◆ Required action ◆
Find the lines in the entries that follow where the word "which" occurs, and state how many there are, with no other words.

Materials provided Start Marker

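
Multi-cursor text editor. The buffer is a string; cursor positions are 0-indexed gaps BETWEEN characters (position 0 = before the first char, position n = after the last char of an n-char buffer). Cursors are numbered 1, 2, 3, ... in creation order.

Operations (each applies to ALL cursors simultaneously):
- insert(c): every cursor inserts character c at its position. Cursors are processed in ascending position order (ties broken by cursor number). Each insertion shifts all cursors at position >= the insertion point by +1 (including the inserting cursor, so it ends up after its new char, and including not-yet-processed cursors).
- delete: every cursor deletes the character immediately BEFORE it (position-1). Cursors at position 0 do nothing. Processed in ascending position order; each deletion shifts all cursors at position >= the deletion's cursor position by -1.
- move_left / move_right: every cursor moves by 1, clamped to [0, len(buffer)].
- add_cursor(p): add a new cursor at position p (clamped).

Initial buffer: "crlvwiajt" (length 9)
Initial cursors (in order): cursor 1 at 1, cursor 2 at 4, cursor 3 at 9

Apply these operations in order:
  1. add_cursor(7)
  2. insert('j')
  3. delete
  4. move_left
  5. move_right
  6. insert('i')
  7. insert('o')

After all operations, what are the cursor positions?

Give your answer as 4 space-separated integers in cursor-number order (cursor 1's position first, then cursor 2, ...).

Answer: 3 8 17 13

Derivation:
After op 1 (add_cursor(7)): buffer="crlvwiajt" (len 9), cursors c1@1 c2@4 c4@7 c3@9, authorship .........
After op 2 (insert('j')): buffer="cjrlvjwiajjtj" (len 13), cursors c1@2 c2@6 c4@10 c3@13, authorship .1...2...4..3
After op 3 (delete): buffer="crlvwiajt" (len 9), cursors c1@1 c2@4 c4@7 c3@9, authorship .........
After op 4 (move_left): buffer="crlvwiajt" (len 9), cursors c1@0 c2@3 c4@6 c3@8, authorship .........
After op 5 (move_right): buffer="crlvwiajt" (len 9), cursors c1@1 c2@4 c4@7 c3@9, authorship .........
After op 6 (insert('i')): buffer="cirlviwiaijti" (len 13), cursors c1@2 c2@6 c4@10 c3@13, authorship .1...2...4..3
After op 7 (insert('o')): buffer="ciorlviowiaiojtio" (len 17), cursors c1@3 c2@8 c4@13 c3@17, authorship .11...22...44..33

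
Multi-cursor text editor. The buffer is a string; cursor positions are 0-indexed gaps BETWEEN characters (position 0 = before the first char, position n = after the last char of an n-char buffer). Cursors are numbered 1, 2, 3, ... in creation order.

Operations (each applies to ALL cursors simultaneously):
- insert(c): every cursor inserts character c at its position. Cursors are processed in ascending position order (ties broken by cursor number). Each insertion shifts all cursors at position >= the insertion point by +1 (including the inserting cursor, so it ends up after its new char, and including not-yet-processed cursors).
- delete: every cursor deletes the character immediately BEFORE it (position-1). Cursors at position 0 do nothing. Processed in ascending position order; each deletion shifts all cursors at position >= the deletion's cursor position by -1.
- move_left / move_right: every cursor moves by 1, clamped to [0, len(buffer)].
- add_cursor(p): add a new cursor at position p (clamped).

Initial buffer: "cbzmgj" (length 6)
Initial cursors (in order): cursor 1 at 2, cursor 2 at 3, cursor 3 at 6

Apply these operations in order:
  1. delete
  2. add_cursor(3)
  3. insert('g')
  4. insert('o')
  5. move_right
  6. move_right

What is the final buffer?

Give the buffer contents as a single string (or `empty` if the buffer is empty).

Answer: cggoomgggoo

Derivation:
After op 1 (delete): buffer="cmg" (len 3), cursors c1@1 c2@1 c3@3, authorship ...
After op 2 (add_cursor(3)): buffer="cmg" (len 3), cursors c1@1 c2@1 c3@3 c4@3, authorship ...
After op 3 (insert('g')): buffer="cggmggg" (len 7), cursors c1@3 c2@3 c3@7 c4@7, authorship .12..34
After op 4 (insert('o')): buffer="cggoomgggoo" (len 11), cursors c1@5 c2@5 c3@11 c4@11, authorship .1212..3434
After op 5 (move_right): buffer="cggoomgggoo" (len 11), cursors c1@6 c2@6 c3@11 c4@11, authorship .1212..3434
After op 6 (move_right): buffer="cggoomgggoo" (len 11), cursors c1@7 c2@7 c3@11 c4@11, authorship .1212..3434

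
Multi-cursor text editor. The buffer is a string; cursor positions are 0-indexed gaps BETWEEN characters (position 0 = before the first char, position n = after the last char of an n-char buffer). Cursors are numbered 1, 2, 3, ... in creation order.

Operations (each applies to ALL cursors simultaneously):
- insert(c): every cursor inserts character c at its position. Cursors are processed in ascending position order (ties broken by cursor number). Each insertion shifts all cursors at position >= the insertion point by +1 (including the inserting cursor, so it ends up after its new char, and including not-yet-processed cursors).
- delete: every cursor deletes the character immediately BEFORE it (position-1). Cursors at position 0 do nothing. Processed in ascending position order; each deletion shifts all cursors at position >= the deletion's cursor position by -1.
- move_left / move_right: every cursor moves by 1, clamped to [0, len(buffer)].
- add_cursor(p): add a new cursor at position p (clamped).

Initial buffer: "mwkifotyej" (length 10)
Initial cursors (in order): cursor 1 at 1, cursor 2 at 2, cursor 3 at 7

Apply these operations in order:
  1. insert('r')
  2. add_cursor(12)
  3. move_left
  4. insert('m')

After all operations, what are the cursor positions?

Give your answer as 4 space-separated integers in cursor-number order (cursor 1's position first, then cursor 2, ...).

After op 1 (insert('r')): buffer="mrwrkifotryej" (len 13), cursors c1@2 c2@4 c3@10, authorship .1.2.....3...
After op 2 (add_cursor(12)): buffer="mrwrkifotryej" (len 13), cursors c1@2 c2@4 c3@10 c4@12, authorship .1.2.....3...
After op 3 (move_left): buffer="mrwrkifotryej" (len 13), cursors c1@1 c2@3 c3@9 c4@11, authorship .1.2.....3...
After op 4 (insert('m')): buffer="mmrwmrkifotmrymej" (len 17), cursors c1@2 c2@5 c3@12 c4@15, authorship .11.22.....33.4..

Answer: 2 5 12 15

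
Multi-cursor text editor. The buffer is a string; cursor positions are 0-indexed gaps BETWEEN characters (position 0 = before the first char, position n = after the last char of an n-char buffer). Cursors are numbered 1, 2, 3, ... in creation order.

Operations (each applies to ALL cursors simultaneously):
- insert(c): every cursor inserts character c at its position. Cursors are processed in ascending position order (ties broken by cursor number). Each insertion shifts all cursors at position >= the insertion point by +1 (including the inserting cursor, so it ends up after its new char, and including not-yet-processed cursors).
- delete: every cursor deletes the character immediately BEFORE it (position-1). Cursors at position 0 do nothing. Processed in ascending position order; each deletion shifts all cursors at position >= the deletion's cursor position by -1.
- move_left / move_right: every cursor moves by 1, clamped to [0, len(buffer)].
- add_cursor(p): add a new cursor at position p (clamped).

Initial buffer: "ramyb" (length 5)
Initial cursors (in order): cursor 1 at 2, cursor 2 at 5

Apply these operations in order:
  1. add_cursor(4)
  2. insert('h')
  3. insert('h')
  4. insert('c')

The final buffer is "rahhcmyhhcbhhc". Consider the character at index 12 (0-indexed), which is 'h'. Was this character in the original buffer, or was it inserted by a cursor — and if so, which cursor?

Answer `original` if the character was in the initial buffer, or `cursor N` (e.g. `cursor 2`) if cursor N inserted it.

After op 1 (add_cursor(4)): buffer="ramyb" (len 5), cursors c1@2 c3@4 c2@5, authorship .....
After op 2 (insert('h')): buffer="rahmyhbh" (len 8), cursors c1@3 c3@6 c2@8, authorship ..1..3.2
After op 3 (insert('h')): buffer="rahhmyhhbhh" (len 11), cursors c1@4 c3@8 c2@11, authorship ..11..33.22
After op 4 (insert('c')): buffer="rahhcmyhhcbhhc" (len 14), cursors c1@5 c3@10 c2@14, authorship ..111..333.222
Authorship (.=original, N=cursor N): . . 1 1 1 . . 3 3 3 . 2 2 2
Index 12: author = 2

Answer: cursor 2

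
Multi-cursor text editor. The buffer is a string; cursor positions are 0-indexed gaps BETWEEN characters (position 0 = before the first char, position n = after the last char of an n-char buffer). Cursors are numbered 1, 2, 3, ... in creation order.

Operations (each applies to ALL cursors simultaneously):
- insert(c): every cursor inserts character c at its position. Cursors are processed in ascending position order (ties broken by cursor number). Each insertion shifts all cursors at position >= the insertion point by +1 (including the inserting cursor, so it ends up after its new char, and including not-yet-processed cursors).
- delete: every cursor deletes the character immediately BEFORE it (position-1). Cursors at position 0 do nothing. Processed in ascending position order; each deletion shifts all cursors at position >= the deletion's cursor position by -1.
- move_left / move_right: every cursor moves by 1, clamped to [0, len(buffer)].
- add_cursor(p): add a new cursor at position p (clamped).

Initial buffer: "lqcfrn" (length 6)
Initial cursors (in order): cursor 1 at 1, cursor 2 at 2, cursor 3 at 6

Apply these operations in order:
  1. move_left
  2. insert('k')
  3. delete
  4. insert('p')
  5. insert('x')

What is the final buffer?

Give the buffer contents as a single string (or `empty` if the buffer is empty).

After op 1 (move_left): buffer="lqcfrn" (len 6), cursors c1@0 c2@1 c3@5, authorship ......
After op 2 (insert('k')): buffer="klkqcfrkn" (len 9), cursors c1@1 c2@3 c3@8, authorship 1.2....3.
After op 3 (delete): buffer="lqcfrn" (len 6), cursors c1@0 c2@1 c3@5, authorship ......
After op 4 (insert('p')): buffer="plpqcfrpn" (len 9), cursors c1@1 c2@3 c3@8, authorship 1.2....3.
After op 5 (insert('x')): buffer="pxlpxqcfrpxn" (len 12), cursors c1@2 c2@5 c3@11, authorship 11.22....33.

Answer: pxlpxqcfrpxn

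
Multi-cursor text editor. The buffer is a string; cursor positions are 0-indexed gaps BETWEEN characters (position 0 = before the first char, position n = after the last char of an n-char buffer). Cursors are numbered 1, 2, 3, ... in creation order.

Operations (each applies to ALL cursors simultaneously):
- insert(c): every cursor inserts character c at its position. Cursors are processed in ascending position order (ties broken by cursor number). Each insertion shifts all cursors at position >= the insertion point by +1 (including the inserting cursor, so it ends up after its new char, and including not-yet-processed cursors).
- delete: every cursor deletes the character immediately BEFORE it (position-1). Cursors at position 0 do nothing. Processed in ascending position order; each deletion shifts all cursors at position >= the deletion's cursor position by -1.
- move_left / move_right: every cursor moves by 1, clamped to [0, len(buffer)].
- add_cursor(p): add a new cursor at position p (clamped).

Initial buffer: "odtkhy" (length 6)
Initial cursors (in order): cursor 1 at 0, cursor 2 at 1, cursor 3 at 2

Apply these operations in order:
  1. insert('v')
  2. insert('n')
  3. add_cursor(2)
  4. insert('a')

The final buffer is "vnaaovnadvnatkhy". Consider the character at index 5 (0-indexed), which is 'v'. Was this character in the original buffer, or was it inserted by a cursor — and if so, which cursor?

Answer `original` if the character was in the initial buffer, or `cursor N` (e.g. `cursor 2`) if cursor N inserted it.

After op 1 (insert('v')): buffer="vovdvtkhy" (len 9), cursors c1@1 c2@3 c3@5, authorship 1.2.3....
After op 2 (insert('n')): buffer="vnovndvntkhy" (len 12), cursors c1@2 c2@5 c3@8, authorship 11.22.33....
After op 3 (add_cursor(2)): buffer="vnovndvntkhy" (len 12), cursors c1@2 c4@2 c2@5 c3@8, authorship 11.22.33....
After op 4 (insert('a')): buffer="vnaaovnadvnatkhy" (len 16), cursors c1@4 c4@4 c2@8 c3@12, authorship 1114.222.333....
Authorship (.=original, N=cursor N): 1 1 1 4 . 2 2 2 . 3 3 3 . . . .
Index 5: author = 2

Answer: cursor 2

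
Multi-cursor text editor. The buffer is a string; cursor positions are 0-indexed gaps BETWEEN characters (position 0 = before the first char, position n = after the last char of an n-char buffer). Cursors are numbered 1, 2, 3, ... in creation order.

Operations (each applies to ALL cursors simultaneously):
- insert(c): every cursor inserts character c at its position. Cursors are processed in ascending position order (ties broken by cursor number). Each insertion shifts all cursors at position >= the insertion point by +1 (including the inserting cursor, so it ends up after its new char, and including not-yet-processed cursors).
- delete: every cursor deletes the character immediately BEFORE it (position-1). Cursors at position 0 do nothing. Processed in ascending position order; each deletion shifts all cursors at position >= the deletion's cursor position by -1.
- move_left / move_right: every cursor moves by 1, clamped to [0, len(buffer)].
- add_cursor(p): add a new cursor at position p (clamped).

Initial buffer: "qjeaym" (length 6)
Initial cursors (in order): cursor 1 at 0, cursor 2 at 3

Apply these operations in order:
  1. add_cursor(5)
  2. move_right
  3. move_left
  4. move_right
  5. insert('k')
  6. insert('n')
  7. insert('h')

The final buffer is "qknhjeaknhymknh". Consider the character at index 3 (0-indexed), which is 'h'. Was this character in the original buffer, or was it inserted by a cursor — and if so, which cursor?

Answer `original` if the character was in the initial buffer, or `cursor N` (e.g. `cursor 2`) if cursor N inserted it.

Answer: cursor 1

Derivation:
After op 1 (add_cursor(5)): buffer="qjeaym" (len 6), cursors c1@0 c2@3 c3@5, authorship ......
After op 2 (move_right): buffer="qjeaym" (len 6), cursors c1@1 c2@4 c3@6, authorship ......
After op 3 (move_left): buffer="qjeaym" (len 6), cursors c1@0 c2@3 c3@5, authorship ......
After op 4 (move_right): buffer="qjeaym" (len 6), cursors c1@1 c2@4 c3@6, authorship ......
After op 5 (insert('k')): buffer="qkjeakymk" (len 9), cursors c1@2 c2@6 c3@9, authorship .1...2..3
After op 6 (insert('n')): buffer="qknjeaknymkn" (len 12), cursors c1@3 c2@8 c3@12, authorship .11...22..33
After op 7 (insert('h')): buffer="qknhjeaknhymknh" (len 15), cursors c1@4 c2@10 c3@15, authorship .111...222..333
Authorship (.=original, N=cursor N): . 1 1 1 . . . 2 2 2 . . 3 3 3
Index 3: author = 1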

Materials provided End Marker

◆ Output of the task ◆
3